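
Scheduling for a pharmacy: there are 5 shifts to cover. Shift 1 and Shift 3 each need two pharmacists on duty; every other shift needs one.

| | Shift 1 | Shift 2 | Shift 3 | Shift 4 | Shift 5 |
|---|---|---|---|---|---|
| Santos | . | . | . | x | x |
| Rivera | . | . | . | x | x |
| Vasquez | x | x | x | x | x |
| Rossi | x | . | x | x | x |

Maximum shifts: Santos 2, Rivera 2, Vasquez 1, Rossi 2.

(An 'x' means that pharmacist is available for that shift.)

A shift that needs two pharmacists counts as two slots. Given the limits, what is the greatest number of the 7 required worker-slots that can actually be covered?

5

Total capacity across all pharmacists is 2+2+1+2 = 7, and 7 slots are needed, so at most 7 can be filled.
Shifts {Shift 1, Shift 2} need 3 slots but only Vasquez and Rossi are available for them, supplying at most 2 — so at least 1 slot must go unfilled.
An assignment achieving 5: Shift 1→Rossi, Shift 2→Vasquez, Shift 3→Rossi, Shift 4→Santos, Shift 5→Santos.
Loads: Santos 2/2, Rivera 0/2, Vasquez 1/1, Rossi 2/2.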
....
▶ _The task_: Each line from the one containing "Rivera | . |" to the close of the records must appear in the output exactly, and no other line.

▶ _Problem solution_:
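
| Rivera | . | . | . | x | x |
| Vasquez | x | x | x | x | x |
| Rossi | x | . | x | x | x |

Maximum shifts: Santos 2, Rivera 2, Vasquez 1, Rossi 2.

(An 'x' means that pharmacist is available for that shift.)

A shift that needs two pharmacists counts as two slots. Given the limits, what is the greatest number of the 7 required worker-slots that can actually be covered?

5

Total capacity across all pharmacists is 2+2+1+2 = 7, and 7 slots are needed, so at most 7 can be filled.
Shifts {Shift 1, Shift 2} need 3 slots but only Vasquez and Rossi are available for them, supplying at most 2 — so at least 1 slot must go unfilled.
An assignment achieving 5: Shift 1→Rossi, Shift 2→Vasquez, Shift 3→Rossi, Shift 4→Santos, Shift 5→Santos.
Loads: Santos 2/2, Rivera 0/2, Vasquez 1/1, Rossi 2/2.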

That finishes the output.